Data for this task:
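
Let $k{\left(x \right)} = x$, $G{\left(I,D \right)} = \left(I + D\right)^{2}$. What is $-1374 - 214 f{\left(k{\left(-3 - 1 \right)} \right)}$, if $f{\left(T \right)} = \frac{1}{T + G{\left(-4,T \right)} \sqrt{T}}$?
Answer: $- \frac{2816593}{2050} + \frac{1712 i}{1025} \approx -1373.9 + 1.6702 i$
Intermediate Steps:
$G{\left(I,D \right)} = \left(D + I\right)^{2}$
$f{\left(T \right)} = \frac{1}{T + \sqrt{T} \left(-4 + T\right)^{2}}$ ($f{\left(T \right)} = \frac{1}{T + \left(T - 4\right)^{2} \sqrt{T}} = \frac{1}{T + \left(-4 + T\right)^{2} \sqrt{T}} = \frac{1}{T + \sqrt{T} \left(-4 + T\right)^{2}}$)
$-1374 - 214 f{\left(k{\left(-3 - 1 \right)} \right)} = -1374 - \frac{214}{\left(-3 - 1\right) + \sqrt{-3 - 1} \left(-4 - 4\right)^{2}} = -1374 - \frac{214}{-4 + \sqrt{-4} \left(-4 - 4\right)^{2}} = -1374 - \frac{214}{-4 + 2 i \left(-8\right)^{2}} = -1374 - \frac{214}{-4 + 2 i 64} = -1374 - \frac{214}{-4 + 128 i} = -1374 - 214 \frac{-4 - 128 i}{16400} = -1374 - \frac{107 \left(-4 - 128 i\right)}{8200}$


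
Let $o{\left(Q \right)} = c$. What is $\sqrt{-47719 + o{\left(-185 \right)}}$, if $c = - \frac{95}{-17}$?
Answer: $\frac{2 i \sqrt{3447294}}{17} \approx 218.43 i$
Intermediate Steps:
$c = \frac{95}{17}$ ($c = \left(-95\right) \left(- \frac{1}{17}\right) = \frac{95}{17} \approx 5.5882$)
$o{\left(Q \right)} = \frac{95}{17}$
$\sqrt{-47719 + o{\left(-185 \right)}} = \sqrt{-47719 + \frac{95}{17}} = \sqrt{- \frac{811128}{17}} = \frac{2 i \sqrt{3447294}}{17}$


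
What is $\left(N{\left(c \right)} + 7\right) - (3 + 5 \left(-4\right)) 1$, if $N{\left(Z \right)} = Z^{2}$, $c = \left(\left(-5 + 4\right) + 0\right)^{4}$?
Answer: $136$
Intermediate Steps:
$c = 1$ ($c = \left(-1 + 0\right)^{4} = \left(-1\right)^{4} = 1$)
$\left(N{\left(c \right)} + 7\right) - (3 + 5 \left(-4\right)) 1 = \left(1^{2} + 7\right) - (3 + 5 \left(-4\right)) 1 = \left(1 + 7\right) - (3 - 20) 1 = 8 \left(-1\right) \left(-17\right) 1 = 8 \cdot 17 \cdot 1 = 8 \cdot 17 = 136$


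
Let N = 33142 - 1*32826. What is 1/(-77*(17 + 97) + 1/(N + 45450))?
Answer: -45766/401733947 ≈ -0.00011392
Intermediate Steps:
N = 316 (N = 33142 - 32826 = 316)
1/(-77*(17 + 97) + 1/(N + 45450)) = 1/(-77*(17 + 97) + 1/(316 + 45450)) = 1/(-77*114 + 1/45766) = 1/(-8778 + 1/45766) = 1/(-401733947/45766) = -45766/401733947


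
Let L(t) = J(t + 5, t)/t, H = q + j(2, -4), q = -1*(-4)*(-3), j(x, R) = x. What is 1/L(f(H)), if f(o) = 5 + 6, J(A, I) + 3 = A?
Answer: 11/13 ≈ 0.84615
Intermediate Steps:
J(A, I) = -3 + A
q = -12 (q = 4*(-3) = -12)
H = -10 (H = -12 + 2 = -10)
f(o) = 11
L(t) = (2 + t)/t (L(t) = (-3 + (t + 5))/t = (-3 + (5 + t))/t = (2 + t)/t)
1/L(f(H)) = 1/((2 + 11)/11) = 1/((1/11)*13) = 1/(13/11) = 11/13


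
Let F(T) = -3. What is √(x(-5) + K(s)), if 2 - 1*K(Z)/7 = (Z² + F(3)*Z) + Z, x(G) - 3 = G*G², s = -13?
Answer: I*√1473 ≈ 38.38*I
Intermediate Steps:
x(G) = 3 + G³ (x(G) = 3 + G*G² = 3 + G³)
K(Z) = 14 - 7*Z² + 14*Z (K(Z) = 14 - 7*((Z² - 3*Z) + Z) = 14 - 7*(Z² - 2*Z) = 14 + (-7*Z² + 14*Z) = 14 - 7*Z² + 14*Z)
√(x(-5) + K(s)) = √((3 + (-5)³) + (14 - 7*(-13)² + 14*(-13))) = √((3 - 125) + (14 - 7*169 - 182)) = √(-122 + (14 - 1183 - 182)) = √(-122 - 1351) = √(-1473) = I*√1473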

Task item: After reading through the material, report every line that holds "What".

Expected answer:
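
Let $k{\left(x \right)} = x$, $G{\left(I,D \right)} = \left(I + D\right)^{2}$. What is $-1374 - 214 f{\left(k{\left(-3 - 1 \right)} \right)}$, if $f{\left(T \right)} = \frac{1}{T + G{\left(-4,T \right)} \sqrt{T}}$?
Let $o{\left(Q \right)} = c$. What is $\sqrt{-47719 + o{\left(-185 \right)}}$, if $c = - \frac{95}{-17}$?
What is $\left(N{\left(c \right)} + 7\right) - (3 + 5 \left(-4\right)) 1$, if $N{\left(Z \right)} = Z^{2}$, $c = \left(\left(-5 + 4\right) + 0\right)^{4}$?
Let N = 33142 - 1*32826. What is 1/(-77*(17 + 97) + 1/(N + 45450))?
Let L(t) = J(t + 5, t)/t, H = q + j(2, -4), q = -1*(-4)*(-3), j(x, R) = x. What is 1/L(f(H)), if f(o) = 5 + 6, J(A, I) + 3 = A?
Let F(T) = -3. What is √(x(-5) + K(s)), if 2 - 1*K(Z)/7 = (Z² + F(3)*Z) + Z, x(G) - 3 = G*G², s = -13?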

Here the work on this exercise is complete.